» **To do**:
Locate every line in the records below that holds the word "only" and return each one.

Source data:
:::

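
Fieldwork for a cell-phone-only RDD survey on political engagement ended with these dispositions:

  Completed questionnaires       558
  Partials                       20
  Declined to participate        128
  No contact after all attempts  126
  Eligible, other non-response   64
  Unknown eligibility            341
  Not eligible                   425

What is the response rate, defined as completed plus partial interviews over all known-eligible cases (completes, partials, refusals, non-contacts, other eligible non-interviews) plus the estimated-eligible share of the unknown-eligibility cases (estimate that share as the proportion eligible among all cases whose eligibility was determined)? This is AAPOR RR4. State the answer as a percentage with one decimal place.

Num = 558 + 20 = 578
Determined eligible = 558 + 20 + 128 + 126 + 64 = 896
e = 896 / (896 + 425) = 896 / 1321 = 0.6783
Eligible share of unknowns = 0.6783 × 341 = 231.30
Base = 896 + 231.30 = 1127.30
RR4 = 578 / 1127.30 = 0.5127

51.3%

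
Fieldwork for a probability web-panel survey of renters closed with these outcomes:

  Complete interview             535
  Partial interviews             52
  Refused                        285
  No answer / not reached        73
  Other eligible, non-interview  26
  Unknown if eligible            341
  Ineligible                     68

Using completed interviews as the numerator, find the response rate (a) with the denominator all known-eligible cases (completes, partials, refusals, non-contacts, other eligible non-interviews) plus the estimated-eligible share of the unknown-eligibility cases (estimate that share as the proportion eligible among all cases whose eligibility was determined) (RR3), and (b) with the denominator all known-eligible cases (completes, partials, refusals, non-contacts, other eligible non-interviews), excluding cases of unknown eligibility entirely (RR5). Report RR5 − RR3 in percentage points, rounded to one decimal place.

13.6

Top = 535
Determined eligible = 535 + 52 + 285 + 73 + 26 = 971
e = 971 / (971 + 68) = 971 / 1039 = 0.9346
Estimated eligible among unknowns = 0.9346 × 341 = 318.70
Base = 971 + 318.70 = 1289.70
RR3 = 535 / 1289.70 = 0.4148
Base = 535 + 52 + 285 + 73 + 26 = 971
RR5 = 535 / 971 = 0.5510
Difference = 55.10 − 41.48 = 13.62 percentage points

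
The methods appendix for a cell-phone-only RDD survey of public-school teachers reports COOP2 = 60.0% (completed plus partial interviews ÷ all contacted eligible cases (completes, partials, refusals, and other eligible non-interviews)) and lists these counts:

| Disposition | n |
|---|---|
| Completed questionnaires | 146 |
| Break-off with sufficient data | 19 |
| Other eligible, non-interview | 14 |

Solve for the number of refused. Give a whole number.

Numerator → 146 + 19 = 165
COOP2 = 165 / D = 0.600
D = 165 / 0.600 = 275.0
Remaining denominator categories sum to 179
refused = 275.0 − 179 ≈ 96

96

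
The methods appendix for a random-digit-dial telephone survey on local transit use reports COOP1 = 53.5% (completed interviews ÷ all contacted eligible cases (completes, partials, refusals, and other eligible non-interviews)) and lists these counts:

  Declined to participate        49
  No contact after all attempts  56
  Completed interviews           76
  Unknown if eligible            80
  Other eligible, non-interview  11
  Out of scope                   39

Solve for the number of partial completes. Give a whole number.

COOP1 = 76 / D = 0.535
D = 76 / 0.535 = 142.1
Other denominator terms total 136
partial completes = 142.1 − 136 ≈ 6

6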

:::

» **Problem solution**:
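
Fieldwork for a cell-phone-only RDD survey on political engagement ended with these dispositions:
The methods appendix for a cell-phone-only RDD survey of public-school teachers reports COOP2 = 60.0% (completed plus partial interviews ÷ all contacted eligible cases (completes, partials, refusals, and other eligible non-interviews)) and lists these counts: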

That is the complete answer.